WORK INSTRUCTION. Starting with the line that has "Let 3*(H(n, R)", retype each line down to the end of the entries below, without leaving any out or adding any.

DATA PROVIDED.
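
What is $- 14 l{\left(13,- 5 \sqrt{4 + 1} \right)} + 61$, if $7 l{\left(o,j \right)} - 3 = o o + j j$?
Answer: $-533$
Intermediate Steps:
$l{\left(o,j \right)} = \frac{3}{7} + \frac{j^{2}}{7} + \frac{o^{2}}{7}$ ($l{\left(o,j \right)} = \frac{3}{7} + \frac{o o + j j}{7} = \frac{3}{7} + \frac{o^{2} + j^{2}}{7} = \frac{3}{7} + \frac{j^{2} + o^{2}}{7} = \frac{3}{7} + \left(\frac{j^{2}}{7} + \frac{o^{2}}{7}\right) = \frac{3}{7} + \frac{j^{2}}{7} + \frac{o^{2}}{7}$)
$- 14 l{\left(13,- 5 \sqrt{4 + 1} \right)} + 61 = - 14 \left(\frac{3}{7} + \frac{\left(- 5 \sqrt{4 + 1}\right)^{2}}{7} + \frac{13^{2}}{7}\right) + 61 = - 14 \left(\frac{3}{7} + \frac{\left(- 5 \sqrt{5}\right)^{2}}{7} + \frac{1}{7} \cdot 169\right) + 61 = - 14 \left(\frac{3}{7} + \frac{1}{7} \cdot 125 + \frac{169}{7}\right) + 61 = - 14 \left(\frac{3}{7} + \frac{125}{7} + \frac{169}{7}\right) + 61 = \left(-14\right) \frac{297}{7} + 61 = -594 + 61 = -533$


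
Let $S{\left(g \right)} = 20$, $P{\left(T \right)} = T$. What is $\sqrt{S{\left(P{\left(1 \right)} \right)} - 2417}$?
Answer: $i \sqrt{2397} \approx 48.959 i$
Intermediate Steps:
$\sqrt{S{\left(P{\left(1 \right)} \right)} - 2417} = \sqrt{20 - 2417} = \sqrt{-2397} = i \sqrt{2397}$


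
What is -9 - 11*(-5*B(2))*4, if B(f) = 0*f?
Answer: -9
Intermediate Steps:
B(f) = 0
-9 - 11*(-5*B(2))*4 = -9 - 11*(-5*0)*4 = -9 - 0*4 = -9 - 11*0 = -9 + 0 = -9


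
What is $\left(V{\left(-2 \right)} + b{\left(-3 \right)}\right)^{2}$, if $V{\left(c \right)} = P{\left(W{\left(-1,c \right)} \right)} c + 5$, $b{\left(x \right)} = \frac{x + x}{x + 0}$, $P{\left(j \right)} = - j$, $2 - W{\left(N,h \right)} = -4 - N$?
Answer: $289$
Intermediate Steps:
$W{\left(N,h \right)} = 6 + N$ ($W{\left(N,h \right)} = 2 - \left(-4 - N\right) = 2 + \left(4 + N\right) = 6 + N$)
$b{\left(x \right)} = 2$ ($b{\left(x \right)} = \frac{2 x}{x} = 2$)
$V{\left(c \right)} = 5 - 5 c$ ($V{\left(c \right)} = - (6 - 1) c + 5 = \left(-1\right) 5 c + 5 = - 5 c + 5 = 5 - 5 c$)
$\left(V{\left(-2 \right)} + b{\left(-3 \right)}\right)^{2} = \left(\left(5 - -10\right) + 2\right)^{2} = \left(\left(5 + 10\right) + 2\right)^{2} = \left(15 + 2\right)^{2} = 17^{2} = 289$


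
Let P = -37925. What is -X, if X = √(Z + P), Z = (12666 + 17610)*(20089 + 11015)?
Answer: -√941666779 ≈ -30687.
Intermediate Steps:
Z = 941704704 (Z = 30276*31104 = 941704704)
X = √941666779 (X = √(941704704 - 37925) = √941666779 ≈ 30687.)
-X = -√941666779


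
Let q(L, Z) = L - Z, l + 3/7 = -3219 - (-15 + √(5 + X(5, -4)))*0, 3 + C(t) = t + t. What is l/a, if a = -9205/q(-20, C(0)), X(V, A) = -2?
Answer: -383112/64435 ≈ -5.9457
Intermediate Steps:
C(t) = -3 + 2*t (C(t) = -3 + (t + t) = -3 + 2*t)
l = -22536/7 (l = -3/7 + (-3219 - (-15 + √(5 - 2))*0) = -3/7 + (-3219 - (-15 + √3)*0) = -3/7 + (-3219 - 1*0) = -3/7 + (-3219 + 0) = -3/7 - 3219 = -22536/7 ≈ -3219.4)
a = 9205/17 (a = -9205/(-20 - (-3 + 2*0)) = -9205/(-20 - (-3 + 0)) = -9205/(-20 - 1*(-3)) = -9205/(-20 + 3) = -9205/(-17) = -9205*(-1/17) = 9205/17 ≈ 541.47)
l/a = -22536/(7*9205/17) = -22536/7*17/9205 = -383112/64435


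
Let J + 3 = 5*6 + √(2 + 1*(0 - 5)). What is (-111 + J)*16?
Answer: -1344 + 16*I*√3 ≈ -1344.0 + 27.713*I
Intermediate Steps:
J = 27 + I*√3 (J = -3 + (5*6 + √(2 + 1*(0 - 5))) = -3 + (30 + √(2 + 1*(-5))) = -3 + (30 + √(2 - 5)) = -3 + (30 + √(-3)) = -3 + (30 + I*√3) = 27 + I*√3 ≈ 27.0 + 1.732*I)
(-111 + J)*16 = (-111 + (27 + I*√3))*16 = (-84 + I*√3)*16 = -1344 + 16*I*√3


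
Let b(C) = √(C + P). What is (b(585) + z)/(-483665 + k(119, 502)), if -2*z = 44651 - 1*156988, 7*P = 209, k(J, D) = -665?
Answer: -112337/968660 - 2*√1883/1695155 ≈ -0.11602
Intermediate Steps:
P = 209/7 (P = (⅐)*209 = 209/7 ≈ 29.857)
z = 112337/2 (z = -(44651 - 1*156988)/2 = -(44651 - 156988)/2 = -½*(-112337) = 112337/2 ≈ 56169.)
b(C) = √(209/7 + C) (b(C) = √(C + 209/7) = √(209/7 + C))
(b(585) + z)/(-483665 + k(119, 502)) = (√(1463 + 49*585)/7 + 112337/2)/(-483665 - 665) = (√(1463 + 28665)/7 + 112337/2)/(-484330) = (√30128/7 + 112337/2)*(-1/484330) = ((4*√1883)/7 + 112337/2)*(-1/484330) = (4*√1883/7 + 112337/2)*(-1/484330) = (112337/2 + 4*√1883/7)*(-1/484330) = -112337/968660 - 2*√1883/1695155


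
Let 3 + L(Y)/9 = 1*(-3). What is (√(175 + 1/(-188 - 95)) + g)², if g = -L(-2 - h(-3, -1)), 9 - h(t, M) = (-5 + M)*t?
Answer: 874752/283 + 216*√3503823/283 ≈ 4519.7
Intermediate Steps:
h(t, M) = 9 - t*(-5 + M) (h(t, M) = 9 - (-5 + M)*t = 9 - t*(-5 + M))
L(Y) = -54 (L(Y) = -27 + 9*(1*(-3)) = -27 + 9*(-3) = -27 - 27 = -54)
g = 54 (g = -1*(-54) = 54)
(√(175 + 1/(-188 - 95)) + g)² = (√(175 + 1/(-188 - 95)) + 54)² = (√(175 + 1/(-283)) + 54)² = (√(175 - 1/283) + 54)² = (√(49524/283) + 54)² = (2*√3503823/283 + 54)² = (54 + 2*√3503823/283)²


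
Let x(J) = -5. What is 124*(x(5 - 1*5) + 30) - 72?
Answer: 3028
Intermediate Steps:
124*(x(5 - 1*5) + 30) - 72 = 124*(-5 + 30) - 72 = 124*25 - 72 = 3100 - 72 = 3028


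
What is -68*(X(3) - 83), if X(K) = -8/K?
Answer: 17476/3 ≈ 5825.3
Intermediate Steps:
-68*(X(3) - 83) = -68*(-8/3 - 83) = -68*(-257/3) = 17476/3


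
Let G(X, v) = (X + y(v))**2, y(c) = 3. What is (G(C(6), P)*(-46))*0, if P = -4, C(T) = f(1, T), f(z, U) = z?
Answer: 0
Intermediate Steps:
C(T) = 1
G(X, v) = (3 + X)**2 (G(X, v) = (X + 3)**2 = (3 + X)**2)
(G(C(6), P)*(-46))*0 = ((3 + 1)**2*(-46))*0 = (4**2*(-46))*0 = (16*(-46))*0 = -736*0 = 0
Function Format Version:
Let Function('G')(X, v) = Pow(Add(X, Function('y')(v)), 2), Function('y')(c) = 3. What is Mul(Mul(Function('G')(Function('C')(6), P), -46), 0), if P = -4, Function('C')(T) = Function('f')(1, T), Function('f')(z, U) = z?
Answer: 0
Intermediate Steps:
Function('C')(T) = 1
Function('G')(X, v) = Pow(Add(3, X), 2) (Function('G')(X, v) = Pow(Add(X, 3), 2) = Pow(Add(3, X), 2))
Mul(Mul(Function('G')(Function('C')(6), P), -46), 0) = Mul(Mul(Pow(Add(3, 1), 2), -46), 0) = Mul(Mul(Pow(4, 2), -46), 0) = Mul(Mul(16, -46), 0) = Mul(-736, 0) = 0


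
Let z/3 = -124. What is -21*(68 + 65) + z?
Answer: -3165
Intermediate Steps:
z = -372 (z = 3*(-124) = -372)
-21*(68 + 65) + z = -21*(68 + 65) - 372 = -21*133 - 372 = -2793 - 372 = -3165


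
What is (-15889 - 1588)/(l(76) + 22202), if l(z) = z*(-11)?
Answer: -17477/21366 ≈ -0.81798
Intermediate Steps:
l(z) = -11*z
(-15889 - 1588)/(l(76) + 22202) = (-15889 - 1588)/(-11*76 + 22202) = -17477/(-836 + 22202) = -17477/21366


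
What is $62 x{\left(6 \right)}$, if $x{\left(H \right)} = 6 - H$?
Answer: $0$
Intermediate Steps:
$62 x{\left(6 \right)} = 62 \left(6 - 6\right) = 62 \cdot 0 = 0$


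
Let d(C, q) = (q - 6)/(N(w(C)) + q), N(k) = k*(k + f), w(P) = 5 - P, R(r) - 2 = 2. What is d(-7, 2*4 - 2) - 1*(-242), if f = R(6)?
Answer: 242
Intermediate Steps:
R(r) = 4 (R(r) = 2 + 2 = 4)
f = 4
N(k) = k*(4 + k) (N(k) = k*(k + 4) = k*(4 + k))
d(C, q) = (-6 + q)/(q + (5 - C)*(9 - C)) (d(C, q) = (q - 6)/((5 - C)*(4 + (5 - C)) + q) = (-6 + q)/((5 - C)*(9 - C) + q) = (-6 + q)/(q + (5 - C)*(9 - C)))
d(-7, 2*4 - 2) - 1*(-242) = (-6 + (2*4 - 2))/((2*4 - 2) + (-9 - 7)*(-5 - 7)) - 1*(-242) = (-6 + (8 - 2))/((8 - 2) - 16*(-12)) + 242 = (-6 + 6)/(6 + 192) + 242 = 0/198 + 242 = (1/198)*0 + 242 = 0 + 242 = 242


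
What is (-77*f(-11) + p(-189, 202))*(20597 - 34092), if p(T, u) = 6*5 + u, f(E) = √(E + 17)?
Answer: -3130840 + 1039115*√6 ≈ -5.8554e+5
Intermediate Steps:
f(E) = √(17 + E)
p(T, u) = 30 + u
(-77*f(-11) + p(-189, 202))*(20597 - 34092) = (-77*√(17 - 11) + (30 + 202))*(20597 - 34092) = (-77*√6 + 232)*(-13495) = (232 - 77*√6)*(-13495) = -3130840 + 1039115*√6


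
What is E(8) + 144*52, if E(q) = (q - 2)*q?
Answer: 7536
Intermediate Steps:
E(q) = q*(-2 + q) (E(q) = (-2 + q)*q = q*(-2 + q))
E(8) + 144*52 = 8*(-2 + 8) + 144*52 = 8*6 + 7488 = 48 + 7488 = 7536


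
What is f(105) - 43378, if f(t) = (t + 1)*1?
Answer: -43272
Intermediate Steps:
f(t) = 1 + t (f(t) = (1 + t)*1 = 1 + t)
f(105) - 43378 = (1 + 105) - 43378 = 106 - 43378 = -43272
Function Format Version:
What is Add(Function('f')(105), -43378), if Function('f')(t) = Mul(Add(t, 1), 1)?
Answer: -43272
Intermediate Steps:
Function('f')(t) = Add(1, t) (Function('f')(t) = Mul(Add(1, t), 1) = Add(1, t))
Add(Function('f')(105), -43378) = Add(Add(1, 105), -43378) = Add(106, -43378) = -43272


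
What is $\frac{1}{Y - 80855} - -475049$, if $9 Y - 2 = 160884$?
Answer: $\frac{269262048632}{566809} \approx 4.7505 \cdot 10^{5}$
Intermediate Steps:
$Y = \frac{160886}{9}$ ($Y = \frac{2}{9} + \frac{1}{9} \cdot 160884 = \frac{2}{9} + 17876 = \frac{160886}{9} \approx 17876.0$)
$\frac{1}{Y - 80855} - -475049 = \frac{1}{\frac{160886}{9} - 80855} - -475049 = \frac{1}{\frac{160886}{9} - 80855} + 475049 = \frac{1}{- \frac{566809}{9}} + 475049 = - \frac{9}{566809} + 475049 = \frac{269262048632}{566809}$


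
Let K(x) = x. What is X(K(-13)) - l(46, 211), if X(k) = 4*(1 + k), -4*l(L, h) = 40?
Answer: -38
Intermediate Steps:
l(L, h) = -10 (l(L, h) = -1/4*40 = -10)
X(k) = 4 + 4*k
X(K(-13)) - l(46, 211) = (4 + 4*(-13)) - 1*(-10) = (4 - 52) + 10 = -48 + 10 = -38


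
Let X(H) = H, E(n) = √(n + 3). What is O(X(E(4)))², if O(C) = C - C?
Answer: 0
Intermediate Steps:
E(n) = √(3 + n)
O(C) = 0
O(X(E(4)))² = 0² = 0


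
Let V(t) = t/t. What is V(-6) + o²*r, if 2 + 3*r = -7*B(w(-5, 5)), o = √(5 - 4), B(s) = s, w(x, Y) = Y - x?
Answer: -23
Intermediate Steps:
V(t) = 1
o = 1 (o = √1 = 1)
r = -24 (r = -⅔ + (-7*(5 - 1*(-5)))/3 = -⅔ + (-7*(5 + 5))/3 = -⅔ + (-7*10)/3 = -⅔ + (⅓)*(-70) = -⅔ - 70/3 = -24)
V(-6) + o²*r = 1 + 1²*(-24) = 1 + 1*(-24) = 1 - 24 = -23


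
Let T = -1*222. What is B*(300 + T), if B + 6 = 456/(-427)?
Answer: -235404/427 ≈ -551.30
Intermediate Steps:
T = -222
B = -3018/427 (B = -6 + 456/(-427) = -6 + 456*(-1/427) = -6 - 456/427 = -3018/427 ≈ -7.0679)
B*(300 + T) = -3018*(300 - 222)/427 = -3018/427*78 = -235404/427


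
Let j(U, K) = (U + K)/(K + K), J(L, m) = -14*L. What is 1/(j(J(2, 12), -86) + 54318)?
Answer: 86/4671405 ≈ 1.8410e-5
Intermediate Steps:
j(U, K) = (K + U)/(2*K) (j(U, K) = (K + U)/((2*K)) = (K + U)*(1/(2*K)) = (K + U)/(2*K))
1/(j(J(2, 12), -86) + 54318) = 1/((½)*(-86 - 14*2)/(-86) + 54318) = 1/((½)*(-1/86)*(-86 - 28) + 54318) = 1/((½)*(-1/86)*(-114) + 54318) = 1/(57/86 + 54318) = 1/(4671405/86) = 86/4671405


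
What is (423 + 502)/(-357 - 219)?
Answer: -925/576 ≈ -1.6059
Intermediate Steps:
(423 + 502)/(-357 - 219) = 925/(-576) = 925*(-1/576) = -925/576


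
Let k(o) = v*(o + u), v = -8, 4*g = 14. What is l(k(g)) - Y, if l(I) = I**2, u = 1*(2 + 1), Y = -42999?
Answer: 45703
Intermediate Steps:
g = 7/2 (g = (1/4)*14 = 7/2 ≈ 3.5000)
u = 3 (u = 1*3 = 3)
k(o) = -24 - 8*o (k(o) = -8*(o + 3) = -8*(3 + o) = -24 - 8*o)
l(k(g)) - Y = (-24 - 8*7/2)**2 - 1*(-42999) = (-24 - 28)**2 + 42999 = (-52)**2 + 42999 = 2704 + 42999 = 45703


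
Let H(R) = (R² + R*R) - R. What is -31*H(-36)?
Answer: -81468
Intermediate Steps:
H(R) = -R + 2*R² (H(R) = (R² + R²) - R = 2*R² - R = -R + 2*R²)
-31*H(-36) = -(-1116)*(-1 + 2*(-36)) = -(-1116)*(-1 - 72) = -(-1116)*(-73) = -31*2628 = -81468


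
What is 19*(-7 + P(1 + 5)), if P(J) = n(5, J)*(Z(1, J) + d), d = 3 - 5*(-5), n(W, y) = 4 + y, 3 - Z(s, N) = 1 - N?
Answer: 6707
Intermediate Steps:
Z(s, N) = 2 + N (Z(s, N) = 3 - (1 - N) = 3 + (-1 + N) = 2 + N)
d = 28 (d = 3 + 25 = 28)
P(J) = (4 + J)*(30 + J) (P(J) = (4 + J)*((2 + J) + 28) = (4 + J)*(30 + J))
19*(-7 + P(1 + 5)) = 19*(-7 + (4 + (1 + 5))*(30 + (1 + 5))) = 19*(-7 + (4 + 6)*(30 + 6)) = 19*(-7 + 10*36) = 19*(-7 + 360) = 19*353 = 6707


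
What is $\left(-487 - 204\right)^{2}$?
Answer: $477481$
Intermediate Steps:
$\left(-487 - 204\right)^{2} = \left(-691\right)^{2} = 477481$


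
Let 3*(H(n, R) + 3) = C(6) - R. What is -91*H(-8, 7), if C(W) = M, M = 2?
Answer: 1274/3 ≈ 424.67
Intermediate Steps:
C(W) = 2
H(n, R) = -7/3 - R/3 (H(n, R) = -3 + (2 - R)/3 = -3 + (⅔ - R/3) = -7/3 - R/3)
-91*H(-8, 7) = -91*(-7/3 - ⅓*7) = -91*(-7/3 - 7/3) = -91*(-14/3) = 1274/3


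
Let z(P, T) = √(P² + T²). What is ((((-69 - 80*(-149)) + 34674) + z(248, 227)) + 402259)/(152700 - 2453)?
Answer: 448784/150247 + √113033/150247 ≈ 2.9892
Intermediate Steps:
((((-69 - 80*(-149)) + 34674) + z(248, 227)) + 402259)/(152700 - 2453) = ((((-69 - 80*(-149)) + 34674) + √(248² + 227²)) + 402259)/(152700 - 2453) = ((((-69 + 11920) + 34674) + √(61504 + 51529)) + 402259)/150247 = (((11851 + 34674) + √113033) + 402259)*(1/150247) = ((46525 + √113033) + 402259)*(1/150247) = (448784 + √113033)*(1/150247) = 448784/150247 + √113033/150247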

ANSWER BOX.
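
Let 3*(H(n, R) + 3) = C(6) - R. What is -91*H(-8, 7), if C(W) = M, M = 2?
Answer: 1274/3 ≈ 424.67
Intermediate Steps:
C(W) = 2
H(n, R) = -7/3 - R/3 (H(n, R) = -3 + (2 - R)/3 = -3 + (⅔ - R/3) = -7/3 - R/3)
-91*H(-8, 7) = -91*(-7/3 - ⅓*7) = -91*(-7/3 - 7/3) = -91*(-14/3) = 1274/3


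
Let z(P, T) = √(P² + T²). What is ((((-69 - 80*(-149)) + 34674) + z(248, 227)) + 402259)/(152700 - 2453)?
Answer: 448784/150247 + √113033/150247 ≈ 2.9892
Intermediate Steps:
((((-69 - 80*(-149)) + 34674) + z(248, 227)) + 402259)/(152700 - 2453) = ((((-69 - 80*(-149)) + 34674) + √(248² + 227²)) + 402259)/(152700 - 2453) = ((((-69 + 11920) + 34674) + √(61504 + 51529)) + 402259)/150247 = (((11851 + 34674) + √113033) + 402259)*(1/150247) = ((46525 + √113033) + 402259)*(1/150247) = (448784 + √113033)*(1/150247) = 448784/150247 + √113033/150247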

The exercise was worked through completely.